Give back the line below containing "A biomedical engineer" and every later line, exactly.

Stored items:
_ _ _ _ _
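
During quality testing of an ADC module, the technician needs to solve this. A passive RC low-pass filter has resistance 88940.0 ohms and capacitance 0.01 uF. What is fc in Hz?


Cutoff frequency of a first-order RC filter:
fc = 1 / (2 * pi * R * C)
C = 0.01 uF = 1e-08 F
fc = 1 / (2 * pi * 88940.0 * 1e-08)
   = 1 / 0.0055882650122055
   = 178.946417 Hz

178.946417 Hz


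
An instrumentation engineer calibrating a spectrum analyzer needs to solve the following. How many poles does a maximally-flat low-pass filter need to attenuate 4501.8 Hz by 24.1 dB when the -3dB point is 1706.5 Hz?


Butterworth filter order formula:
n = log10(10^(A/10) - 1) / (2 * log10(f_stop/f_pass))
10^(24.1/10) - 1 = 256.0396
f_stop/f_pass = 4501.8 / 1706.5 = 2.638
n = 2.8583 -> ceil = 3

3


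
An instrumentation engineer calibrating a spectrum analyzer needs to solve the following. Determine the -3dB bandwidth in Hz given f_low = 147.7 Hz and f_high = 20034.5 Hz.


Bandwidth is the difference of -3dB frequencies:
BW = f_high - f_low
   = 20034.5 - 147.7
   = 19886.8 Hz

19886.8 Hz


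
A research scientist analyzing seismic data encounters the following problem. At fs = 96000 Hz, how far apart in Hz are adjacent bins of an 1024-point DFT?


DFT frequency resolution:
df = fs / N
   = 96000 / 1024
   = 93.75 Hz

93.75 Hz


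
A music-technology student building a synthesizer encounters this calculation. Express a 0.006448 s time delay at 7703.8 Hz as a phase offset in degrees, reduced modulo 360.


Phase shift from frequency and time delay:
phi = 360 * f * t_delay
    = 360 * 7703.8 * 0.006448
    = 17882.68 degrees
    mod 360 = 242.68 degrees

242.68 degrees


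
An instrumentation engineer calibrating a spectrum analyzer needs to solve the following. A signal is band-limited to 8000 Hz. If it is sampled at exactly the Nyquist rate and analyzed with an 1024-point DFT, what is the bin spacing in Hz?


Step 1 — Nyquist sampling rate:
fs = 2 * fmax = 2 * 8000 = 16000 Hz

Step 2 — DFT bin spacing:
df = fs / N = 16000 / 1024 = 15.625 Hz

15.625 Hz


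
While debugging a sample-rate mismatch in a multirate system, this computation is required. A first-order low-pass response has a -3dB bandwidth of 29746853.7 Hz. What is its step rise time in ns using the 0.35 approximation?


Rise time from bandwidth relationship:
tr = 0.35 / BW
   = 0.35 / 29746853.7
   = 1.176595023e-08 s
   = 11.766 ns

11.766 ns


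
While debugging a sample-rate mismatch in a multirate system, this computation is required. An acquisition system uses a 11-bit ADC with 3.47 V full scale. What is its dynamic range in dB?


Dynamic range from full-scale to LSB:
V_min = V_max / 2^bits = 3.47 / 2^11
DR = 20 * log10(V_max / V_min)
   = 20 * log10(2^11)
   = 20 * 11 * log10(2)
   = 66.23 dB

66.23 dB


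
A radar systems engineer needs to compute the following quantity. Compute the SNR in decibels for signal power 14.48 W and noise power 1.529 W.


SNR in decibels:
SNR = 10 * log10(Ps / Pn)
    = 10 * log10(14.48 / 1.529)
    = 10 * log10(9.4702)
    = 10 * 0.9764
    = 9.76 dB

9.76 dB


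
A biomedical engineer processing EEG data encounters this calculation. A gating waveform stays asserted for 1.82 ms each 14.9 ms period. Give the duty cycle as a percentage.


Duty cycle as a percentage:
DC = (t_on / T) * 100
   = (1.82 / 14.9) * 100
   = 0.122148 * 100
   = 12.21 %

12.21 %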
_ _ _ _ _
◆ Written answer ◆
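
A biomedical engineer processing EEG data encounters this calculation. A gating waveform stays asserted for 1.82 ms each 14.9 ms period. Give the duty cycle as a percentage.


Duty cycle as a percentage:
DC = (t_on / T) * 100
   = (1.82 / 14.9) * 100
   = 0.122148 * 100
   = 12.21 %

12.21 %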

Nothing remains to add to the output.